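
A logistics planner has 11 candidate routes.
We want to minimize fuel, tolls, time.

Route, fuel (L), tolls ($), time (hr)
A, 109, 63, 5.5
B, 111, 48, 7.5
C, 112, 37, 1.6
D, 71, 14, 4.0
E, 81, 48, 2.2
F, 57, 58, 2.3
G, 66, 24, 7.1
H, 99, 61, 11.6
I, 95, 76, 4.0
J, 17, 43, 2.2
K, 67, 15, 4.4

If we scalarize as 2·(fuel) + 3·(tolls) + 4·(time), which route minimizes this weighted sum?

A: 2·109 + 3·63 + 4·5.5 = 429.0
B: 2·111 + 3·48 + 4·7.5 = 396.0
C: 2·112 + 3·37 + 4·1.6 = 341.4
D: 2·71 + 3·14 + 4·4.0 = 200.0
E: 2·81 + 3·48 + 4·2.2 = 314.8
F: 2·57 + 3·58 + 4·2.3 = 297.2
G: 2·66 + 3·24 + 4·7.1 = 232.4
H: 2·99 + 3·61 + 4·11.6 = 427.4
I: 2·95 + 3·76 + 4·4.0 = 434.0
J: 2·17 + 3·43 + 4·2.2 = 171.8
K: 2·67 + 3·15 + 4·4.4 = 196.6
Lowest: J at 171.8.

J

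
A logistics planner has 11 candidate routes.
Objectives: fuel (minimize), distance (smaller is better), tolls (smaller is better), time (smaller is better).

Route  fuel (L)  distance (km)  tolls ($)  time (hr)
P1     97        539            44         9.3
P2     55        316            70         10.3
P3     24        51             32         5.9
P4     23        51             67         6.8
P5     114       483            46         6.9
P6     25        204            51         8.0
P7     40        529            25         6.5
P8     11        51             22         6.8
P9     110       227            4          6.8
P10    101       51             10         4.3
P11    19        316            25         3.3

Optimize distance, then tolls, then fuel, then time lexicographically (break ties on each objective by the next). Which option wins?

First minimize distance: best is 51, kept {P3, P4, P8, P10}.
Then minimize tolls: best is 10, kept {P10}.

P10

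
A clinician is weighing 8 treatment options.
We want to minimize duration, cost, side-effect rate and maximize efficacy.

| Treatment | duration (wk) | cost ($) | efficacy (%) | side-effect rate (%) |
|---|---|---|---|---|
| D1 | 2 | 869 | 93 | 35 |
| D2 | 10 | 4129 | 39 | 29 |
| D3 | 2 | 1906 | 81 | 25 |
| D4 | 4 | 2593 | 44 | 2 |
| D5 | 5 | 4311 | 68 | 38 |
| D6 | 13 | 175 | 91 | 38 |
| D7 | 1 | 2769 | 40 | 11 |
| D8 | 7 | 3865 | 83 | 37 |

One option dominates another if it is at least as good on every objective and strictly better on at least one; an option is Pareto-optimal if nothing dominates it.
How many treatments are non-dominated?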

- _Task requirements_
All of the entries above should be transcribed exactly, line for line.

- _Solution_
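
A logistics planner has 11 candidate routes.
We want to minimize fuel, tolls, time.

Route, fuel (L), tolls ($), time (hr)
A, 109, 63, 5.5
B, 111, 48, 7.5
C, 112, 37, 1.6
D, 71, 14, 4.0
E, 81, 48, 2.2
F, 57, 58, 2.3
G, 66, 24, 7.1
H, 99, 61, 11.6
I, 95, 76, 4.0
J, 17, 43, 2.2
K, 67, 15, 4.4

If we scalarize as 2·(fuel) + 3·(tolls) + 4·(time), which route minimizes this weighted sum?

A: 2·109 + 3·63 + 4·5.5 = 429.0
B: 2·111 + 3·48 + 4·7.5 = 396.0
C: 2·112 + 3·37 + 4·1.6 = 341.4
D: 2·71 + 3·14 + 4·4.0 = 200.0
E: 2·81 + 3·48 + 4·2.2 = 314.8
F: 2·57 + 3·58 + 4·2.3 = 297.2
G: 2·66 + 3·24 + 4·7.1 = 232.4
H: 2·99 + 3·61 + 4·11.6 = 427.4
I: 2·95 + 3·76 + 4·4.0 = 434.0
J: 2·17 + 3·43 + 4·2.2 = 171.8
K: 2·67 + 3·15 + 4·4.4 = 196.6
Lowest: J at 171.8.

J

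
A logistics planner has 11 candidate routes.
Objectives: fuel (minimize), distance (smaller is better), tolls (smaller is better), time (smaller is better).

Route  fuel (L)  distance (km)  tolls ($)  time (hr)
P1     97        539            44         9.3
P2     55        316            70         10.3
P3     24        51             32         5.9
P4     23        51             67         6.8
P5     114       483            46         6.9
P6     25        204            51         8.0
P7     40        529            25         6.5
P8     11        51             22         6.8
P9     110       227            4          6.8
P10    101       51             10         4.3
P11    19        316            25         3.3

Optimize distance, then tolls, then fuel, then time lexicographically (break ties on each objective by the next). Which option wins?

First minimize distance: best is 51, kept {P3, P4, P8, P10}.
Then minimize tolls: best is 10, kept {P10}.

P10

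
A clinician is weighing 8 treatment options.
We want to minimize duration, cost, side-effect rate and maximize efficacy.

| Treatment | duration (wk) | cost ($) | efficacy (%) | side-effect rate (%) |
|---|---|---|---|---|
| D1 | 2 | 869 | 93 | 35 |
| D2 | 10 | 4129 | 39 | 29 |
| D3 | 2 | 1906 | 81 | 25 |
| D4 | 4 | 2593 | 44 | 2 |
| D5 | 5 | 4311 | 68 | 38 |
| D6 | 13 | 175 | 91 | 38 |
| D7 | 1 | 2769 | 40 | 11 |
| D8 | 7 | 3865 | 83 | 37 |

One option dominates another if it is at least as good on every objective and strictly better on at least one; an option is Pareto-optimal if nothing dominates it.
How many treatments are non-dominated?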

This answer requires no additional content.